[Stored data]
====
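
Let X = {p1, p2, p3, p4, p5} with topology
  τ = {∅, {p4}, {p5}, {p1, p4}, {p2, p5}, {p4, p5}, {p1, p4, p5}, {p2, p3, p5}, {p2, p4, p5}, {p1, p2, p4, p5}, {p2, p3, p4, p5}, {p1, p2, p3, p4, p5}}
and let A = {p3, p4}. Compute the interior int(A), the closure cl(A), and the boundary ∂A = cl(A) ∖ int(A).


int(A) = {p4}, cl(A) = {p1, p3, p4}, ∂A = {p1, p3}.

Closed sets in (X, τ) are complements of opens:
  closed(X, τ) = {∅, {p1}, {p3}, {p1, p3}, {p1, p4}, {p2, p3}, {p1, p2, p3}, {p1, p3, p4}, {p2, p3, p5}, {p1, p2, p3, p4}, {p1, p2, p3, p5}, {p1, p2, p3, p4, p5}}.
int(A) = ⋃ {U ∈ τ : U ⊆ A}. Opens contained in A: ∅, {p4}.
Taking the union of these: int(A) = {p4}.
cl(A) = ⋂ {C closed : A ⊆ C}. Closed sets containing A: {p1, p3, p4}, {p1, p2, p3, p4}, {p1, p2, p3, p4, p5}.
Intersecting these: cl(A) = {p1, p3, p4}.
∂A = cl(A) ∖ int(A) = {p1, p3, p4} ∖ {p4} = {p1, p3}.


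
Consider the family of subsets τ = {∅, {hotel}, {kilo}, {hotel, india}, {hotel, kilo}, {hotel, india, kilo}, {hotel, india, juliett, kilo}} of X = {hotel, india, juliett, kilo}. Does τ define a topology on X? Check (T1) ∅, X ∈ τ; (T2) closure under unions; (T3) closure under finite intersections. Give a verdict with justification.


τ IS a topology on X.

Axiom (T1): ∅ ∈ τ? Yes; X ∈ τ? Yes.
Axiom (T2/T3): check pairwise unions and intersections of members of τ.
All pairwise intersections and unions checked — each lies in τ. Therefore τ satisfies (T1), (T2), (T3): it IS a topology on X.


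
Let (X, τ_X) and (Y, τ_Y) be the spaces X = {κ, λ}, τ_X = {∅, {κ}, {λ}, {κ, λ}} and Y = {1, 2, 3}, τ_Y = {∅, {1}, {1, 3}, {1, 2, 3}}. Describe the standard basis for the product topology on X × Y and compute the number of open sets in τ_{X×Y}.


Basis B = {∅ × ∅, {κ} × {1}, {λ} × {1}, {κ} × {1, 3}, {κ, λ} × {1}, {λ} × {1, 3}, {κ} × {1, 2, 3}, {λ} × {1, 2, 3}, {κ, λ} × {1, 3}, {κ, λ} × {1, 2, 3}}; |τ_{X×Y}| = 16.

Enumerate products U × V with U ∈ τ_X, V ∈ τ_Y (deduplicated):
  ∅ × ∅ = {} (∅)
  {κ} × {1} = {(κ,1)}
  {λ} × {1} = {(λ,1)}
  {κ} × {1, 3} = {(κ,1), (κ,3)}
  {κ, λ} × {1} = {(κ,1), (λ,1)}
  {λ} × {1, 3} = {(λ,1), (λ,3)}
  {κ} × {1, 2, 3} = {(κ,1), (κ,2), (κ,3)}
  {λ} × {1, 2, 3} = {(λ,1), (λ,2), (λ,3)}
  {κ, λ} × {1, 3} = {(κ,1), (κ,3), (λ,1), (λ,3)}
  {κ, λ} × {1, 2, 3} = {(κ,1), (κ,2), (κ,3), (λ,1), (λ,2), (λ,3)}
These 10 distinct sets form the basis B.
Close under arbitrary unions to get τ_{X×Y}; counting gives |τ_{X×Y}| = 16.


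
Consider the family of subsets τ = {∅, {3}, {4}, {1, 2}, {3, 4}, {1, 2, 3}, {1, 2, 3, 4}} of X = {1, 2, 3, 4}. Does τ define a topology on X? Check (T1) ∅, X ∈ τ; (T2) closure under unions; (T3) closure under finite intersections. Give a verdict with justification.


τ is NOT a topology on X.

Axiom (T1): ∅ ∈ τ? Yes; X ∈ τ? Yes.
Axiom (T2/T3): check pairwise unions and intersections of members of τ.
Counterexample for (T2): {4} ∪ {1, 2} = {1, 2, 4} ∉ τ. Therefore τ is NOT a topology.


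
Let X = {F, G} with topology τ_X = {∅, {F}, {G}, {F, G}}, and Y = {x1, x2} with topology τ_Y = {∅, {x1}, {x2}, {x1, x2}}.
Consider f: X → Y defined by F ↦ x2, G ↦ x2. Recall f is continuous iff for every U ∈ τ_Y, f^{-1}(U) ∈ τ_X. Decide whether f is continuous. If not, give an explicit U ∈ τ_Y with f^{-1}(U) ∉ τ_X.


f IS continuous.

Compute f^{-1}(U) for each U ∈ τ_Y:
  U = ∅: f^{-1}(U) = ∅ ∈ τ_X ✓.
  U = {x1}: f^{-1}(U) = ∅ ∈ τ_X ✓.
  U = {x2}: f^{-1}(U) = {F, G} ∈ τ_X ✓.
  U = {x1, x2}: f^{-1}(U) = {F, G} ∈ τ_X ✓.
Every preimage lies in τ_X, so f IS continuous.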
====
ABOUT THIS EXERCISE:
Copy every record exactly, leaving each line intact.

WORKED SOLUTION:
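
Let X = {p1, p2, p3, p4, p5} with topology
  τ = {∅, {p4}, {p5}, {p1, p4}, {p2, p5}, {p4, p5}, {p1, p4, p5}, {p2, p3, p5}, {p2, p4, p5}, {p1, p2, p4, p5}, {p2, p3, p4, p5}, {p1, p2, p3, p4, p5}}
and let A = {p3, p4}. Compute the interior int(A), the closure cl(A), and the boundary ∂A = cl(A) ∖ int(A).


int(A) = {p4}, cl(A) = {p1, p3, p4}, ∂A = {p1, p3}.

Closed sets in (X, τ) are complements of opens:
  closed(X, τ) = {∅, {p1}, {p3}, {p1, p3}, {p1, p4}, {p2, p3}, {p1, p2, p3}, {p1, p3, p4}, {p2, p3, p5}, {p1, p2, p3, p4}, {p1, p2, p3, p5}, {p1, p2, p3, p4, p5}}.
int(A) = ⋃ {U ∈ τ : U ⊆ A}. Opens contained in A: ∅, {p4}.
Taking the union of these: int(A) = {p4}.
cl(A) = ⋂ {C closed : A ⊆ C}. Closed sets containing A: {p1, p3, p4}, {p1, p2, p3, p4}, {p1, p2, p3, p4, p5}.
Intersecting these: cl(A) = {p1, p3, p4}.
∂A = cl(A) ∖ int(A) = {p1, p3, p4} ∖ {p4} = {p1, p3}.


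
Consider the family of subsets τ = {∅, {hotel}, {kilo}, {hotel, india}, {hotel, kilo}, {hotel, india, kilo}, {hotel, india, juliett, kilo}} of X = {hotel, india, juliett, kilo}. Does τ define a topology on X? Check (T1) ∅, X ∈ τ; (T2) closure under unions; (T3) closure under finite intersections. Give a verdict with justification.


τ IS a topology on X.

Axiom (T1): ∅ ∈ τ? Yes; X ∈ τ? Yes.
Axiom (T2/T3): check pairwise unions and intersections of members of τ.
All pairwise intersections and unions checked — each lies in τ. Therefore τ satisfies (T1), (T2), (T3): it IS a topology on X.


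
Let (X, τ_X) and (Y, τ_Y) be the spaces X = {κ, λ}, τ_X = {∅, {κ}, {λ}, {κ, λ}} and Y = {1, 2, 3}, τ_Y = {∅, {1}, {1, 3}, {1, 2, 3}}. Describe the standard basis for the product topology on X × Y and compute the number of open sets in τ_{X×Y}.


Basis B = {∅ × ∅, {κ} × {1}, {λ} × {1}, {κ} × {1, 3}, {κ, λ} × {1}, {λ} × {1, 3}, {κ} × {1, 2, 3}, {λ} × {1, 2, 3}, {κ, λ} × {1, 3}, {κ, λ} × {1, 2, 3}}; |τ_{X×Y}| = 16.

Enumerate products U × V with U ∈ τ_X, V ∈ τ_Y (deduplicated):
  ∅ × ∅ = {} (∅)
  {κ} × {1} = {(κ,1)}
  {λ} × {1} = {(λ,1)}
  {κ} × {1, 3} = {(κ,1), (κ,3)}
  {κ, λ} × {1} = {(κ,1), (λ,1)}
  {λ} × {1, 3} = {(λ,1), (λ,3)}
  {κ} × {1, 2, 3} = {(κ,1), (κ,2), (κ,3)}
  {λ} × {1, 2, 3} = {(λ,1), (λ,2), (λ,3)}
  {κ, λ} × {1, 3} = {(κ,1), (κ,3), (λ,1), (λ,3)}
  {κ, λ} × {1, 2, 3} = {(κ,1), (κ,2), (κ,3), (λ,1), (λ,2), (λ,3)}
These 10 distinct sets form the basis B.
Close under arbitrary unions to get τ_{X×Y}; counting gives |τ_{X×Y}| = 16.


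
Consider the family of subsets τ = {∅, {3}, {4}, {1, 2}, {3, 4}, {1, 2, 3}, {1, 2, 3, 4}} of X = {1, 2, 3, 4}. Does τ define a topology on X? Check (T1) ∅, X ∈ τ; (T2) closure under unions; (T3) closure under finite intersections. Give a verdict with justification.


τ is NOT a topology on X.

Axiom (T1): ∅ ∈ τ? Yes; X ∈ τ? Yes.
Axiom (T2/T3): check pairwise unions and intersections of members of τ.
Counterexample for (T2): {4} ∪ {1, 2} = {1, 2, 4} ∉ τ. Therefore τ is NOT a topology.


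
Let X = {F, G} with topology τ_X = {∅, {F}, {G}, {F, G}}, and Y = {x1, x2} with topology τ_Y = {∅, {x1}, {x2}, {x1, x2}}.
Consider f: X → Y defined by F ↦ x2, G ↦ x2. Recall f is continuous iff for every U ∈ τ_Y, f^{-1}(U) ∈ τ_X. Decide whether f is continuous. If not, give an explicit U ∈ τ_Y with f^{-1}(U) ∉ τ_X.


f IS continuous.

Compute f^{-1}(U) for each U ∈ τ_Y:
  U = ∅: f^{-1}(U) = ∅ ∈ τ_X ✓.
  U = {x1}: f^{-1}(U) = ∅ ∈ τ_X ✓.
  U = {x2}: f^{-1}(U) = {F, G} ∈ τ_X ✓.
  U = {x1, x2}: f^{-1}(U) = {F, G} ∈ τ_X ✓.
Every preimage lies in τ_X, so f IS continuous.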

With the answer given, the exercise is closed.